# Aim of the task
Give the number of lines in the records below that hold "first"; nothing else is needed.

(Stored items)

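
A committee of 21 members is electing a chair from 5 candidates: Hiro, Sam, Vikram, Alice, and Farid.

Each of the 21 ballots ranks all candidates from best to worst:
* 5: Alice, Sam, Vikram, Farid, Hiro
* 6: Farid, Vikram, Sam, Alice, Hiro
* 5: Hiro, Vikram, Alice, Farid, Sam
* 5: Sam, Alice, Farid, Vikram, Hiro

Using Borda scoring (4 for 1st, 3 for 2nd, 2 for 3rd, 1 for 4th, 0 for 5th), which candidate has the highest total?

Alice

Hiro: 5×0 + 6×0 + 5×4 + 5×0 = 20
Sam: 5×3 + 6×2 + 5×0 + 5×4 = 47
Vikram: 5×2 + 6×3 + 5×3 + 5×1 = 48
Alice: 5×4 + 6×1 + 5×2 + 5×3 = 51
Farid: 5×1 + 6×4 + 5×1 + 5×2 = 44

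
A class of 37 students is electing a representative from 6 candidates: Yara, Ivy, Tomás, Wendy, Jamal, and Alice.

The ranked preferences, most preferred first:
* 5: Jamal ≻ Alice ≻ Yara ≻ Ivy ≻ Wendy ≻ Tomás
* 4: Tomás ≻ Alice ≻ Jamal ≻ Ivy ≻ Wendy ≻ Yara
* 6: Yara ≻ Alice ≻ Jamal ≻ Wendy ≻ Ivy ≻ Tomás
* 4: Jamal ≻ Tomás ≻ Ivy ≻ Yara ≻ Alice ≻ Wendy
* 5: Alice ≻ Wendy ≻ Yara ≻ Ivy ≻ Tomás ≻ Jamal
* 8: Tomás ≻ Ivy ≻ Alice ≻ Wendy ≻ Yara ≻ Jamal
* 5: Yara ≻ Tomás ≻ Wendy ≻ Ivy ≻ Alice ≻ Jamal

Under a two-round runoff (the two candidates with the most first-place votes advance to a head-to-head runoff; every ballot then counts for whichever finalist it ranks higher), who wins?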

# Task result
2